**What you should do:**
Where the records below reach the line containing "Compute the credit", start transcribing, and end with the line containing "Equity holders have", exactly and with nothing else added.

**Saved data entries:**
━━━

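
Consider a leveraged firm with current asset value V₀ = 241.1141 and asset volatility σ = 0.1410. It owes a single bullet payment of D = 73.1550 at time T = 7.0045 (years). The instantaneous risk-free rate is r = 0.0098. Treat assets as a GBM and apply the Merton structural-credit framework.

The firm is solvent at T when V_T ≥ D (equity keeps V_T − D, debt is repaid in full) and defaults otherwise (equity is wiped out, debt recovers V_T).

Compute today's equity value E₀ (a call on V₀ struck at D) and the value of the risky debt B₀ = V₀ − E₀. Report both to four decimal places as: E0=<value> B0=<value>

d₁ = [ln(V₀/D) + (r + σ²/2)T] / (σ√T)
   = [ln(241.1141/73.1550) + (0.0098 + 0.5·0.1410²)·7.0045] / (0.1410·√7.0045)
   = [1.192690 + 0.138272] / 0.373171 = 3.566630
d₂ = d₁ − σ√T = 3.566630 − 0.373171 = 3.193459
N(d₁) = 0.999819,  N(d₂) = 0.999297,  e^(−rT) = 0.933659
E₀ = V₀·N(d₁) − D·e^(−rT)·N(d₂)
   = 241.1141·0.999819 − 73.1550·0.933659·0.999297 = 172.816698
B₀ = V₀ − E₀ = 241.1141 − 172.816698 = 68.297402

E0=172.8167 B0=68.2974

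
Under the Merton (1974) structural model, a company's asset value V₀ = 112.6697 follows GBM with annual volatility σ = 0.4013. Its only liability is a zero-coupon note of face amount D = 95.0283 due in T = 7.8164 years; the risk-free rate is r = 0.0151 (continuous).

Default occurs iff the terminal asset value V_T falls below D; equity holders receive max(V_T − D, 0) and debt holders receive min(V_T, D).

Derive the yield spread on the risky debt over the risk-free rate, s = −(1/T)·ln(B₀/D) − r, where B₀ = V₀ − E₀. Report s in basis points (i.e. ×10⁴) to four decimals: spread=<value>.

spread=538.7294

d₁ = [ln(V₀/D) + (r + σ²/2)T] / (σ√T)
   = [ln(112.6697/95.0283) + (0.0151 + 0.5·0.4013²)·7.8164] / (0.4013·√7.8164)
   = [0.170286 + 0.747411] / 1.121948 = 0.817950
d₂ = d₁ − σ√T = 0.817950 − 1.121948 = -0.303998
N(d₁) = 0.793307,  N(d₂) = 0.380565,  e^(−rT) = 0.888671
E₀ = V₀·N(d₁) − D·e^(−rT)·N(d₂)
   = 112.6697·0.793307 − 95.0283·0.888671·0.380565 = 57.243375
B₀ = V₀ − E₀ = 112.6697 − 57.243375 = 55.426325
spread = −(1/T)·ln(B₀/D) − r = −(1/7.8164)·ln(55.426325/95.0283) − 0.0151 = 0.05387294
in basis points: 0.05387294 × 10⁴ = 538.7294 bp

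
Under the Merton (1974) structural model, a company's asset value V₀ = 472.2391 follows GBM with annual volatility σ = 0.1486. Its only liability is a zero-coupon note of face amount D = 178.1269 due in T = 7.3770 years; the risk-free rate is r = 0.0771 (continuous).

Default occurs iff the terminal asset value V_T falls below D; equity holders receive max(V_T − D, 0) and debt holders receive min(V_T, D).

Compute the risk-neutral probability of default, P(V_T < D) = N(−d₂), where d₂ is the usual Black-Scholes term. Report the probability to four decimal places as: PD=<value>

PD=0.0001

d₁ = [ln(V₀/D) + (r + σ²/2)T] / (σ√T)
   = [ln(472.2391/178.1269) + (0.0771 + 0.5·0.1486²)·7.3770] / (0.1486·√7.3770)
   = [0.974989 + 0.650216] / 0.403607 = 4.026702
d₂ = d₁ − σ√T = 4.026702 − 0.403607 = 3.623095
risk-neutral PD = N(−d₂) = N(-3.623095) = 0.000146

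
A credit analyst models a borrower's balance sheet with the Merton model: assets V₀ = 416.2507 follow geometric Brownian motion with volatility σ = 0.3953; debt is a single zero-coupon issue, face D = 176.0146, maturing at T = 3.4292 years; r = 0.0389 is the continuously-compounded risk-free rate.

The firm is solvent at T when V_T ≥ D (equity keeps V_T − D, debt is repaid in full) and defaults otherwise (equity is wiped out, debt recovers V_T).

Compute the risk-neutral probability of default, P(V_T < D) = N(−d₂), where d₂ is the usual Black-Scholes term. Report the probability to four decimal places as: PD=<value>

d₁ = [ln(V₀/D) + (r + σ²/2)T] / (σ√T)
   = [ln(416.2507/176.0146) + (0.0389 + 0.5·0.3953²)·3.4292] / (0.3953·√3.4292)
   = [0.860721 + 0.401323] / 0.732020 = 1.724055
d₂ = d₁ − σ√T = 1.724055 − 0.732020 = 0.992035
risk-neutral PD = N(−d₂) = N(-0.992035) = 0.160590

PD=0.1606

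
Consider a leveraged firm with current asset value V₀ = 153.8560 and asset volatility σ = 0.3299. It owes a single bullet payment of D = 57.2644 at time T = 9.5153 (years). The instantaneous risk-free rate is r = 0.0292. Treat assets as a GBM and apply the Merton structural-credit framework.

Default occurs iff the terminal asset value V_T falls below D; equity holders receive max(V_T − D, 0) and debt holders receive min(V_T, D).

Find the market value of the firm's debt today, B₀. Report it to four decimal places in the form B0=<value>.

d₁ = [ln(V₀/D) + (r + σ²/2)T] / (σ√T)
   = [ln(153.8560/57.2644) + (0.0292 + 0.5·0.3299²)·9.5153] / (0.3299·√9.5153)
   = [0.988338 + 0.795641] / 1.017639 = 1.753057
d₂ = d₁ − σ√T = 1.753057 − 1.017639 = 0.735419
N(d₁) = 0.960204,  N(d₂) = 0.768958,  e^(−rT) = 0.757413
E₀ = V₀·N(d₁) − D·e^(−rT)·N(d₂)
   = 153.8560·0.960204 − 57.2644·0.757413·0.768958 = 114.381288
B₀ = V₀ − E₀ = 153.8560 − 114.381288 = 39.474712

B0=39.4747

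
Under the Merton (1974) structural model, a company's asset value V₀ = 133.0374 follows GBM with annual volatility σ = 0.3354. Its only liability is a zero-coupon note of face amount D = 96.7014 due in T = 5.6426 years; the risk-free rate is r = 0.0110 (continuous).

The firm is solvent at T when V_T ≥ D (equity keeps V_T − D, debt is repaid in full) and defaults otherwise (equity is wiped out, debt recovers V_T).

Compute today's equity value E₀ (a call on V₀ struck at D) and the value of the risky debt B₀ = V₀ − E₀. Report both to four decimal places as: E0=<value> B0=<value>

E0=59.3793 B0=73.6581

d₁ = [ln(V₀/D) + (r + σ²/2)T] / (σ√T)
   = [ln(133.0374/96.7014) + (0.0110 + 0.5·0.3354²)·5.6426] / (0.3354·√5.6426)
   = [0.319002 + 0.379446] / 0.796714 = 0.876660
d₂ = d₁ − σ√T = 0.876660 − 0.796714 = 0.079946
N(d₁) = 0.809664,  N(d₂) = 0.531860,  e^(−rT) = 0.939818
E₀ = V₀·N(d₁) − D·e^(−rT)·N(d₂)
   = 133.0374·0.809664 − 96.7014·0.939818·0.531860 = 59.379292
B₀ = V₀ − E₀ = 133.0374 − 59.379292 = 73.658108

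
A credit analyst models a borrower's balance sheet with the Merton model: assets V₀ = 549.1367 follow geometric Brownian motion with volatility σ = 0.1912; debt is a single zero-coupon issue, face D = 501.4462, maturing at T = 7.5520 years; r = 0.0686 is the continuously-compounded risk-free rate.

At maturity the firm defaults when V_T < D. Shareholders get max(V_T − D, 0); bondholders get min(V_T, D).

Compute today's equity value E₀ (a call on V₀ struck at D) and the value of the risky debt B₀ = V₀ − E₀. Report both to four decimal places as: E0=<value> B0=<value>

d₁ = [ln(V₀/D) + (r + σ²/2)T] / (σ√T)
   = [ln(549.1367/501.4462) + (0.0686 + 0.5·0.1912²)·7.5520] / (0.1912·√7.5520)
   = [0.090851 + 0.656108] / 0.525435 = 1.421602
d₂ = d₁ − σ√T = 1.421602 − 0.525435 = 0.896167
N(d₁) = 0.922429,  N(d₂) = 0.814918,  e^(−rT) = 0.595671
E₀ = V₀·N(d₁) − D·e^(−rT)·N(d₂)
   = 549.1367·0.922429 − 501.4462·0.595671·0.814918 = 263.126165
B₀ = V₀ − E₀ = 549.1367 − 263.126165 = 286.010535

E0=263.1262 B0=286.0105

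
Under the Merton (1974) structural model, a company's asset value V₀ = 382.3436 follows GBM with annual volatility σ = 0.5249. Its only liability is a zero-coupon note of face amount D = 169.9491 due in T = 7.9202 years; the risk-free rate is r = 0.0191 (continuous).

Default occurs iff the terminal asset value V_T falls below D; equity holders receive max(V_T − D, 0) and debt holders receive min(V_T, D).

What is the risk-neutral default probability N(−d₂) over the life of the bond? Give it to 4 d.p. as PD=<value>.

d₁ = [ln(V₀/D) + (r + σ²/2)T] / (σ√T)
   = [ln(382.3436/169.9491) + (0.0191 + 0.5·0.5249²)·7.9202] / (0.5249·√7.9202)
   = [0.810821 + 1.242363] / 1.477218 = 1.389898
d₂ = d₁ − σ√T = 1.389898 − 1.477218 = -0.087320
risk-neutral PD = N(−d₂) = N(0.087320) = 0.534791

PD=0.5348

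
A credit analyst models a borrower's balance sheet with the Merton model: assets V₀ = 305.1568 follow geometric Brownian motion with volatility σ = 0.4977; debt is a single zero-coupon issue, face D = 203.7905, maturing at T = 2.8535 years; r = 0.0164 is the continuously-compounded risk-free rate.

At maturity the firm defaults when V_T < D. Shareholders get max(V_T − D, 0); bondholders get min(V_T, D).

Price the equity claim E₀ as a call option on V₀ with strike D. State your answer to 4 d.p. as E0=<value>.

E0=147.2617

d₁ = [ln(V₀/D) + (r + σ²/2)T] / (σ√T)
   = [ln(305.1568/203.7905) + (0.0164 + 0.5·0.4977²)·2.8535] / (0.4977·√2.8535)
   = [0.403733 + 0.400211] / 0.840730 = 0.956245
d₂ = d₁ − σ√T = 0.956245 − 0.840730 = 0.115515
N(d₁) = 0.830526,  N(d₂) = 0.545982,  e^(−rT) = 0.954281
E₀ = V₀·N(d₁) − D·e^(−rT)·N(d₂)
   = 305.1568·0.830526 − 203.7905·0.954281·0.545982 = 147.261735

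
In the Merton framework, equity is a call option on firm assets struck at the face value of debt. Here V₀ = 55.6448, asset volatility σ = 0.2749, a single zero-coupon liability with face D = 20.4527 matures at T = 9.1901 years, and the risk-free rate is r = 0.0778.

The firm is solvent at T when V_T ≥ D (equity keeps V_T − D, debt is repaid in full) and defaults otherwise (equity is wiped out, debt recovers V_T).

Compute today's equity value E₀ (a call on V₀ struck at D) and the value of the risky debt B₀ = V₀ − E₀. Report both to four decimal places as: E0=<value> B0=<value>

d₁ = [ln(V₀/D) + (r + σ²/2)T] / (σ√T)
   = [ln(55.6448/20.4527) + (0.0778 + 0.5·0.2749²)·9.1901] / (0.2749·√9.1901)
   = [1.000874 + 1.062238] / 0.833364 = 2.475642
d₂ = d₁ − σ√T = 2.475642 − 0.833364 = 1.642278
N(d₁) = 0.993350,  N(d₂) = 0.949734,  e^(−rT) = 0.489197
E₀ = V₀·N(d₁) − D·e^(−rT)·N(d₂)
   = 55.6448·0.993350 − 20.4527·0.489197·0.949734 = 45.772303
B₀ = V₀ − E₀ = 55.6448 − 45.772303 = 9.872497

E0=45.7723 B0=9.8725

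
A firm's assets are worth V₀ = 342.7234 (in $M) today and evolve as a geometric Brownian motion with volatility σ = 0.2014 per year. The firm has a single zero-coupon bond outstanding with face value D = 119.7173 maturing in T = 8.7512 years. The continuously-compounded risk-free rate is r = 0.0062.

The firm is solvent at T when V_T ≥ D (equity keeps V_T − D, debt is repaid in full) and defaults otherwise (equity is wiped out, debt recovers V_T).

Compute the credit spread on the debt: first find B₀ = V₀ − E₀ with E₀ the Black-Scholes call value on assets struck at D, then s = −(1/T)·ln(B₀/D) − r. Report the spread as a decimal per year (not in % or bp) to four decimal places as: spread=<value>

spread=0.0014

d₁ = [ln(V₀/D) + (r + σ²/2)T] / (σ√T)
   = [ln(342.7234/119.7173) + (0.0062 + 0.5·0.2014²)·8.7512] / (0.2014·√8.7512)
   = [1.051791 + 0.231740] / 0.595790 = 2.154334
d₂ = d₁ − σ√T = 2.154334 − 0.595790 = 1.558544
N(d₁) = 0.984393,  N(d₂) = 0.940448,  e^(−rT) = 0.947188
E₀ = V₀·N(d₁) − D·e^(−rT)·N(d₂)
   = 342.7234·0.984393 − 119.7173·0.947188·0.940448 = 230.732609
B₀ = V₀ − E₀ = 342.7234 − 230.732609 = 111.990791
spread = −(1/T)·ln(B₀/D) − r = −(1/8.7512)·ln(111.990791/119.7173) − 0.0062 = 0.00142370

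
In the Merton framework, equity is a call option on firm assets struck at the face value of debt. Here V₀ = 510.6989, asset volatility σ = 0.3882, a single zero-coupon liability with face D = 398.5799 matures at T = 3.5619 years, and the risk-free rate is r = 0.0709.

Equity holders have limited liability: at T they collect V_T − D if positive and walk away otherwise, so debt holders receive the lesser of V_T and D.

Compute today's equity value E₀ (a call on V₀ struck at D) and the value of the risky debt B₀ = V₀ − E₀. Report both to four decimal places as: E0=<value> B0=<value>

E0=242.3325 B0=268.3664

d₁ = [ln(V₀/D) + (r + σ²/2)T] / (σ√T)
   = [ln(510.6989/398.5799) + (0.0709 + 0.5·0.3882²)·3.5619] / (0.3882·√3.5619)
   = [0.247872 + 0.520927] / 0.732650 = 1.049340
d₂ = d₁ − σ√T = 1.049340 − 0.732650 = 0.316690
N(d₁) = 0.852989,  N(d₂) = 0.624261,  e^(−rT) = 0.776826
E₀ = V₀·N(d₁) − D·e^(−rT)·N(d₂)
   = 510.6989·0.852989 − 398.5799·0.776826·0.624261 = 242.332489
B₀ = V₀ − E₀ = 510.6989 − 242.332489 = 268.366411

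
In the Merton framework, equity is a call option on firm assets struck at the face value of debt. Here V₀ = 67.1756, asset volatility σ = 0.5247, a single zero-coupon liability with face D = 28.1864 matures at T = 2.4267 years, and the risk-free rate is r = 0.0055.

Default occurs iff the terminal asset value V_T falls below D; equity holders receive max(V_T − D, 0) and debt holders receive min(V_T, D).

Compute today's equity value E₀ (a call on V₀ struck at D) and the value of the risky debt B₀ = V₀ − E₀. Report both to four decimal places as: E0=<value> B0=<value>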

━━━

**Your solution:**
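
Compute the credit spread on the debt: first find B₀ = V₀ − E₀ with E₀ the Black-Scholes call value on assets struck at D, then s = −(1/T)·ln(B₀/D) − r. Report the spread as a decimal per year (not in % or bp) to four decimal places as: spread=<value>

spread=0.0014

d₁ = [ln(V₀/D) + (r + σ²/2)T] / (σ√T)
   = [ln(342.7234/119.7173) + (0.0062 + 0.5·0.2014²)·8.7512] / (0.2014·√8.7512)
   = [1.051791 + 0.231740] / 0.595790 = 2.154334
d₂ = d₁ − σ√T = 2.154334 − 0.595790 = 1.558544
N(d₁) = 0.984393,  N(d₂) = 0.940448,  e^(−rT) = 0.947188
E₀ = V₀·N(d₁) − D·e^(−rT)·N(d₂)
   = 342.7234·0.984393 − 119.7173·0.947188·0.940448 = 230.732609
B₀ = V₀ − E₀ = 342.7234 − 230.732609 = 111.990791
spread = −(1/T)·ln(B₀/D) − r = −(1/8.7512)·ln(111.990791/119.7173) − 0.0062 = 0.00142370

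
In the Merton framework, equity is a call option on firm assets struck at the face value of debt. Here V₀ = 510.6989, asset volatility σ = 0.3882, a single zero-coupon liability with face D = 398.5799 matures at T = 3.5619 years, and the risk-free rate is r = 0.0709.

Equity holders have limited liability: at T they collect V_T − D if positive and walk away otherwise, so debt holders receive the lesser of V_T and D.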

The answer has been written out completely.